AIM OF THE TASK: Please output the entries below exactly as they are.

....

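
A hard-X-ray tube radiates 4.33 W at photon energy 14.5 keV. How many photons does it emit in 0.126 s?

Total energy: E_total = P·t = 4.33 × 0.126 = 0.5456 J.
Per-photon energy: E = 2.323 × 10^-15 J.
N = E_total / E_photon = 2.35 × 10^14.

2.35 × 10^14 photons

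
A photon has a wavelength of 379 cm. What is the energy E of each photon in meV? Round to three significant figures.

First convert: λ = 379 cm = 3.79 m.
Apply E = hc/λ: E = 5.241·10^-26 J.
Converting to meV: E = 3.271·10^-4 meV ≈ 3.27·10^-4 meV.

3.27·10^-4 meV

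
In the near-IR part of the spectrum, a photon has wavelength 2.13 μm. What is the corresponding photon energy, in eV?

0.582 eV

Convert to SI: λ = 2.13 μm = 2.13e-6 m.
For a photon E = hc/λ, so E = 9.326e-20 J.
Converting to eV: E = 0.5821 eV ≈ 0.582 eV.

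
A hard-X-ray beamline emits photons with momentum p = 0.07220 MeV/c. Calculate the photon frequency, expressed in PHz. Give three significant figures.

1.75 × 10^4 PHz

First convert: p = 0.07220 MeV/c = 3.8586 × 10^-23 kg·m/s.
The photon relation is f = pc/h, giving f = 1.746 × 10^19 Hz.
Converting to PHz: f = 17460 PHz ≈ 1.75 × 10^4 PHz.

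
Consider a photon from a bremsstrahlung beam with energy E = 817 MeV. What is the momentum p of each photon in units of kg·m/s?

Use c = 2.99792458·10^8 m/s, 1 eV = 1.602176634·10^-19 J.
First convert: E = 817 MeV = 1.3090·10^-10 J.
Apply p = E/c: p = 4.366·10^-19 kg·m/s.
So p ≈ 4.37·10^-19 kg·m/s.

4.37·10^-19 kg·m/s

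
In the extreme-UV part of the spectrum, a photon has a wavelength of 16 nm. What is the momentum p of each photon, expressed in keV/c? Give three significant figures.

(h = 6.62607015 × 10^-34 J·s, c = 2.99792458 × 10^8 m/s, 1 eV = 1.602176634 × 10^-19 J.)
In SI units: λ = 16 nm = 1.6 × 10^-8 m.
For a photon p = h/λ, so p = 4.141 × 10^-26 kg·m/s.
Converting to keV/c: p = 0.07749 keV/c ≈ 0.0775 keV/c.

0.0775 keV/c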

....

WRITTEN REPLY:
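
A hard-X-ray tube radiates 4.33 W at photon energy 14.5 keV. How many photons does it emit in 0.126 s?

Total energy: E_total = P·t = 4.33 × 0.126 = 0.5456 J.
Per-photon energy: E = 2.323 × 10^-15 J.
N = E_total / E_photon = 2.35 × 10^14.

2.35 × 10^14 photons

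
A photon has a wavelength of 379 cm. What is the energy E of each photon in meV? Round to three significant figures.

First convert: λ = 379 cm = 3.79 m.
Apply E = hc/λ: E = 5.241·10^-26 J.
Converting to meV: E = 3.271·10^-4 meV ≈ 3.27·10^-4 meV.

3.27·10^-4 meV

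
In the near-IR part of the spectrum, a photon has wavelength 2.13 μm. What is the corresponding photon energy, in eV?

0.582 eV

Convert to SI: λ = 2.13 μm = 2.13e-6 m.
For a photon E = hc/λ, so E = 9.326e-20 J.
Converting to eV: E = 0.5821 eV ≈ 0.582 eV.

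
A hard-X-ray beamline emits photons with momentum p = 0.07220 MeV/c. Calculate the photon frequency, expressed in PHz. Give three significant figures.

1.75 × 10^4 PHz

First convert: p = 0.07220 MeV/c = 3.8586 × 10^-23 kg·m/s.
The photon relation is f = pc/h, giving f = 1.746 × 10^19 Hz.
Converting to PHz: f = 17460 PHz ≈ 1.75 × 10^4 PHz.

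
Consider a photon from a bremsstrahlung beam with energy E = 817 MeV. What is the momentum p of each photon in units of kg·m/s?

Use c = 2.99792458·10^8 m/s, 1 eV = 1.602176634·10^-19 J.
First convert: E = 817 MeV = 1.3090·10^-10 J.
Apply p = E/c: p = 4.366·10^-19 kg·m/s.
So p ≈ 4.37·10^-19 kg·m/s.

4.37·10^-19 kg·m/s

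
In the extreme-UV part of the spectrum, a photon has a wavelength of 16 nm. What is the momentum p of each photon, expressed in keV/c? Give three significant figures.

(h = 6.62607015 × 10^-34 J·s, c = 2.99792458 × 10^8 m/s, 1 eV = 1.602176634 × 10^-19 J.)
In SI units: λ = 16 nm = 1.6 × 10^-8 m.
For a photon p = h/λ, so p = 4.141 × 10^-26 kg·m/s.
Converting to keV/c: p = 0.07749 keV/c ≈ 0.0775 keV/c.

0.0775 keV/c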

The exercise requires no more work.